- EXERCISE BRIEF:
The response should consist of every record, reproduced exactly.

- Dataset entries:

■ ■ ■ ■ ■ ■ ■

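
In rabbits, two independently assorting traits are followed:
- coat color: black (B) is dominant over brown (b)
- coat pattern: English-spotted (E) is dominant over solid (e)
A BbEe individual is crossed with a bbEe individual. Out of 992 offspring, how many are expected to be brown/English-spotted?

Dihybrid cross BbEe × bbEe — consider each gene separately:
coat color: Bb × bb → 2 Bb, 2 bb → 2 B_ : 2 bb (out of 4)
coat pattern: Ee × Ee → 1 EE, 2 Ee, 1 ee → 3 E_ : 1 ee (out of 4)
Combine (counts out of 4 × 4 = 16): black/English-spotted (B_E_) = 2×3 = 6; black/solid (B_ee) = 2×1 = 2; brown/English-spotted (bbE_) = 2×3 = 6; brown/solid (bbee) = 2×1 = 2
Phenotype counts (out of 16): 6 black/English-spotted, 2 black/solid, 6 brown/English-spotted, 2 brown/solid
brown/English-spotted: 6 out of 16 → fraction 3/8
Expected count = 3/8 × 992 = 372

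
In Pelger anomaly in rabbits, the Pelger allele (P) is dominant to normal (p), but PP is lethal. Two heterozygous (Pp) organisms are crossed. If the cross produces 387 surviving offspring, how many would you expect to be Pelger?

Cross: Pp × Pp
Punnett square offspring (before lethality): 1 PP, 2 Pp, 1 pp
The PP genotype is lethal (embryos die); surviving offspring: 2 Pp, 1 pp
Pelger: 2 out of 3 → fraction 2/3
Expected count = 2/3 × 387 = 258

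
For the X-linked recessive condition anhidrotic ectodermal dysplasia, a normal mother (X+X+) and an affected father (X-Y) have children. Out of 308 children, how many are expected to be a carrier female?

Cross: X+X+ × X-Y
Offspring: 2 X+X-, 2 X+Y
Probability of a carrier female: 2/4 = 1/2
Expected count = 1/2 × 308 = 154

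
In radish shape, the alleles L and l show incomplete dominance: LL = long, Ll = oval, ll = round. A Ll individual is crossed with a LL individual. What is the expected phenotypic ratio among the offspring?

Punnett square for Ll × LL:
Offspring genotypes: 2 LL, 2 Ll
Phenotype counts: 2 long, 2 oval
Ratio: 1 long : 1 oval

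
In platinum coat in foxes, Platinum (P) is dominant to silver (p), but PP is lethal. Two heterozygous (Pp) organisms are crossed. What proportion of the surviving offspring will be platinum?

Cross: Pp × Pp
Punnett square offspring (before lethality): 1 PP, 2 Pp, 1 pp
The PP genotype is lethal (embryos die); surviving offspring: 2 Pp, 1 pp
platinum: 2 out of 3
Probability: 2/3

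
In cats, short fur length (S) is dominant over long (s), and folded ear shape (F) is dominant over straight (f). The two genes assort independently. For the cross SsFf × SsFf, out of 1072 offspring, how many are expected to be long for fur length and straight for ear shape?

Dihybrid cross SsFf × SsFf — consider each gene separately:
fur length: Ss × Ss → 1 SS, 2 Ss, 1 ss → 3 S_ : 1 ss (out of 4)
ear shape: Ff × Ff → 1 FF, 2 Ff, 1 ff → 3 F_ : 1 ff (out of 4)
Looking for: long (ss) and straight (ff)
P(long) = 1/4, P(straight) = 1/4
P(both) = 1/4 × 1/4 = 1/16
Expected count = 1/16 × 1072 = 67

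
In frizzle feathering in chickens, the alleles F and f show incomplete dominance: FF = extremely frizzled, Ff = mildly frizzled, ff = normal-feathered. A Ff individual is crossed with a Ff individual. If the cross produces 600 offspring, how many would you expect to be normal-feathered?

Punnett square for Ff × Ff:
Offspring genotypes: 1 FF, 2 Ff, 1 ff
Phenotype counts: 1 extremely frizzled, 2 mildly frizzled, 1 normal-feathered
normal-feathered: 1 out of 4 → fraction 1/4
Expected count = 1/4 × 600 = 150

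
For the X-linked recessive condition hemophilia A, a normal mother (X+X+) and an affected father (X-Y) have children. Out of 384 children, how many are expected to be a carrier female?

Cross: X+X+ × X-Y
Offspring: 2 X+X-, 2 X+Y
Probability of a carrier female: 2/4 = 1/2
Expected count = 1/2 × 384 = 192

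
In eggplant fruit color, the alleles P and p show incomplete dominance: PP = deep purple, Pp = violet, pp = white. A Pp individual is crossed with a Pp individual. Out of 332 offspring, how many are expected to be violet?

Punnett square for Pp × Pp:
Offspring genotypes: 1 PP, 2 Pp, 1 pp
Phenotype counts: 1 deep purple, 2 violet, 1 white
violet: 2 out of 4 → fraction 1/2
Expected count = 1/2 × 332 = 166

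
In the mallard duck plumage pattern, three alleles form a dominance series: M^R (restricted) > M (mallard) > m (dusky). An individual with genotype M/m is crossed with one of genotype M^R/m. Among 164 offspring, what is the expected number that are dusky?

Cross: M/m × M^R/m
Allele dominance: M^R > M > m
Offspring genotypes: 1 M^R/M, 1 M/m, 1 M^R/m, 1 m/m
Phenotype counts: 2 restricted, 1 mallard, 1 dusky
dusky: 1 out of 4 → fraction 1/4
Expected count = 1/4 × 164 = 41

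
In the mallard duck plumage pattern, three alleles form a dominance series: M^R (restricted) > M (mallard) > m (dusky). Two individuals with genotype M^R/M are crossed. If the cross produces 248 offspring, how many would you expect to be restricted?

Cross: M^R/M × M^R/M
Allele dominance: M^R > M > m
Offspring genotypes: 1 M^R/M^R, 2 M^R/M, 1 M/M
Phenotype counts: 3 restricted, 1 mallard
restricted: 3 out of 4 → fraction 3/4
Expected count = 3/4 × 248 = 186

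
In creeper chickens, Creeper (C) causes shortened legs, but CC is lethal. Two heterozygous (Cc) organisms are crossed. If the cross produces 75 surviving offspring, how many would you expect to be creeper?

Cross: Cc × Cc
Punnett square offspring (before lethality): 1 CC, 2 Cc, 1 cc
The CC genotype is lethal (embryos die); surviving offspring: 2 Cc, 1 cc
creeper: 2 out of 3 → fraction 2/3
Expected count = 2/3 × 75 = 50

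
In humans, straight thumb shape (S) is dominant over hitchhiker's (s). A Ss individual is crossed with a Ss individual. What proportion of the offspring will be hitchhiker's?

Punnett square for Ss × Ss:
Offspring genotypes: 1 SS, 2 Ss, 1 ss
straight: 3, hitchhiker's: 1
hitchhiker's: 1 out of 4
Probability: 1/4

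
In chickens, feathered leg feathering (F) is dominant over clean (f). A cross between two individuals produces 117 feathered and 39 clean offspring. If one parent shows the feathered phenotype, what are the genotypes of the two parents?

Observed offspring: 117 feathered, 39 clean
The observed ratio simplifies to 3:1. Clean (ff) offspring appear, so each parent must contribute one f allele. The parent stated to show feathered carries F, so it is Ff. The other parent is then either Ff or ff: Ff × ff would give a 1:1 split, whereas Ff × Ff gives 3:1 — matching the data. So both parents are heterozygous (Ff × Ff).
Parent genotypes: Ff × Ff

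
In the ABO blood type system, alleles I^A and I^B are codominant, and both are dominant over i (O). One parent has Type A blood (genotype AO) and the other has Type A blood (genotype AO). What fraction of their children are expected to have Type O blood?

Cross: AO × AO
Possible offspring genotypes: 1 AA, 2 AO, 1 OO
Blood type counts: 3 Type A, 1 Type O
Probability of Type O: 1/4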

■ ■ ■ ■ ■ ■ ■

- ANSWER FOR THIS EXERCISE:
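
In rabbits, two independently assorting traits are followed:
- coat color: black (B) is dominant over brown (b)
- coat pattern: English-spotted (E) is dominant over solid (e)
A BbEe individual is crossed with a bbEe individual. Out of 992 offspring, how many are expected to be brown/English-spotted?

Dihybrid cross BbEe × bbEe — consider each gene separately:
coat color: Bb × bb → 2 Bb, 2 bb → 2 B_ : 2 bb (out of 4)
coat pattern: Ee × Ee → 1 EE, 2 Ee, 1 ee → 3 E_ : 1 ee (out of 4)
Combine (counts out of 4 × 4 = 16): black/English-spotted (B_E_) = 2×3 = 6; black/solid (B_ee) = 2×1 = 2; brown/English-spotted (bbE_) = 2×3 = 6; brown/solid (bbee) = 2×1 = 2
Phenotype counts (out of 16): 6 black/English-spotted, 2 black/solid, 6 brown/English-spotted, 2 brown/solid
brown/English-spotted: 6 out of 16 → fraction 3/8
Expected count = 3/8 × 992 = 372

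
In Pelger anomaly in rabbits, the Pelger allele (P) is dominant to normal (p), but PP is lethal. Two heterozygous (Pp) organisms are crossed. If the cross produces 387 surviving offspring, how many would you expect to be Pelger?

Cross: Pp × Pp
Punnett square offspring (before lethality): 1 PP, 2 Pp, 1 pp
The PP genotype is lethal (embryos die); surviving offspring: 2 Pp, 1 pp
Pelger: 2 out of 3 → fraction 2/3
Expected count = 2/3 × 387 = 258

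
For the X-linked recessive condition anhidrotic ectodermal dysplasia, a normal mother (X+X+) and an affected father (X-Y) have children. Out of 308 children, how many are expected to be a carrier female?

Cross: X+X+ × X-Y
Offspring: 2 X+X-, 2 X+Y
Probability of a carrier female: 2/4 = 1/2
Expected count = 1/2 × 308 = 154

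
In radish shape, the alleles L and l show incomplete dominance: LL = long, Ll = oval, ll = round. A Ll individual is crossed with a LL individual. What is the expected phenotypic ratio among the offspring?

Punnett square for Ll × LL:
Offspring genotypes: 2 LL, 2 Ll
Phenotype counts: 2 long, 2 oval
Ratio: 1 long : 1 oval

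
In platinum coat in foxes, Platinum (P) is dominant to silver (p), but PP is lethal. Two heterozygous (Pp) organisms are crossed. What proportion of the surviving offspring will be platinum?

Cross: Pp × Pp
Punnett square offspring (before lethality): 1 PP, 2 Pp, 1 pp
The PP genotype is lethal (embryos die); surviving offspring: 2 Pp, 1 pp
platinum: 2 out of 3
Probability: 2/3

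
In cats, short fur length (S) is dominant over long (s), and folded ear shape (F) is dominant over straight (f). The two genes assort independently. For the cross SsFf × SsFf, out of 1072 offspring, how many are expected to be long for fur length and straight for ear shape?

Dihybrid cross SsFf × SsFf — consider each gene separately:
fur length: Ss × Ss → 1 SS, 2 Ss, 1 ss → 3 S_ : 1 ss (out of 4)
ear shape: Ff × Ff → 1 FF, 2 Ff, 1 ff → 3 F_ : 1 ff (out of 4)
Looking for: long (ss) and straight (ff)
P(long) = 1/4, P(straight) = 1/4
P(both) = 1/4 × 1/4 = 1/16
Expected count = 1/16 × 1072 = 67

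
In frizzle feathering in chickens, the alleles F and f show incomplete dominance: FF = extremely frizzled, Ff = mildly frizzled, ff = normal-feathered. A Ff individual is crossed with a Ff individual. If the cross produces 600 offspring, how many would you expect to be normal-feathered?

Punnett square for Ff × Ff:
Offspring genotypes: 1 FF, 2 Ff, 1 ff
Phenotype counts: 1 extremely frizzled, 2 mildly frizzled, 1 normal-feathered
normal-feathered: 1 out of 4 → fraction 1/4
Expected count = 1/4 × 600 = 150

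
For the X-linked recessive condition hemophilia A, a normal mother (X+X+) and an affected father (X-Y) have children. Out of 384 children, how many are expected to be a carrier female?

Cross: X+X+ × X-Y
Offspring: 2 X+X-, 2 X+Y
Probability of a carrier female: 2/4 = 1/2
Expected count = 1/2 × 384 = 192

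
In eggplant fruit color, the alleles P and p show incomplete dominance: PP = deep purple, Pp = violet, pp = white. A Pp individual is crossed with a Pp individual. Out of 332 offspring, how many are expected to be violet?

Punnett square for Pp × Pp:
Offspring genotypes: 1 PP, 2 Pp, 1 pp
Phenotype counts: 1 deep purple, 2 violet, 1 white
violet: 2 out of 4 → fraction 1/2
Expected count = 1/2 × 332 = 166

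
In the mallard duck plumage pattern, three alleles form a dominance series: M^R (restricted) > M (mallard) > m (dusky). An individual with genotype M/m is crossed with one of genotype M^R/m. Among 164 offspring, what is the expected number that are dusky?

Cross: M/m × M^R/m
Allele dominance: M^R > M > m
Offspring genotypes: 1 M^R/M, 1 M/m, 1 M^R/m, 1 m/m
Phenotype counts: 2 restricted, 1 mallard, 1 dusky
dusky: 1 out of 4 → fraction 1/4
Expected count = 1/4 × 164 = 41

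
In the mallard duck plumage pattern, three alleles form a dominance series: M^R (restricted) > M (mallard) > m (dusky). Two individuals with genotype M^R/M are crossed. If the cross produces 248 offspring, how many would you expect to be restricted?

Cross: M^R/M × M^R/M
Allele dominance: M^R > M > m
Offspring genotypes: 1 M^R/M^R, 2 M^R/M, 1 M/M
Phenotype counts: 3 restricted, 1 mallard
restricted: 3 out of 4 → fraction 3/4
Expected count = 3/4 × 248 = 186

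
In creeper chickens, Creeper (C) causes shortened legs, but CC is lethal. Two heterozygous (Cc) organisms are crossed. If the cross produces 75 surviving offspring, how many would you expect to be creeper?

Cross: Cc × Cc
Punnett square offspring (before lethality): 1 CC, 2 Cc, 1 cc
The CC genotype is lethal (embryos die); surviving offspring: 2 Cc, 1 cc
creeper: 2 out of 3 → fraction 2/3
Expected count = 2/3 × 75 = 50

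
In humans, straight thumb shape (S) is dominant over hitchhiker's (s). A Ss individual is crossed with a Ss individual. What proportion of the offspring will be hitchhiker's?

Punnett square for Ss × Ss:
Offspring genotypes: 1 SS, 2 Ss, 1 ss
straight: 3, hitchhiker's: 1
hitchhiker's: 1 out of 4
Probability: 1/4

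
In chickens, feathered leg feathering (F) is dominant over clean (f). A cross between two individuals produces 117 feathered and 39 clean offspring. If one parent shows the feathered phenotype, what are the genotypes of the two parents?

Observed offspring: 117 feathered, 39 clean
The observed ratio simplifies to 3:1. Clean (ff) offspring appear, so each parent must contribute one f allele. The parent stated to show feathered carries F, so it is Ff. The other parent is then either Ff or ff: Ff × ff would give a 1:1 split, whereas Ff × Ff gives 3:1 — matching the data. So both parents are heterozygous (Ff × Ff).
Parent genotypes: Ff × Ff

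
In the ABO blood type system, alleles I^A and I^B are codominant, and both are dominant over i (O). One parent has Type A blood (genotype AO) and the other has Type A blood (genotype AO). What fraction of their children are expected to have Type O blood?

Cross: AO × AO
Possible offspring genotypes: 1 AA, 2 AO, 1 OO
Blood type counts: 3 Type A, 1 Type O
Probability of Type O: 1/4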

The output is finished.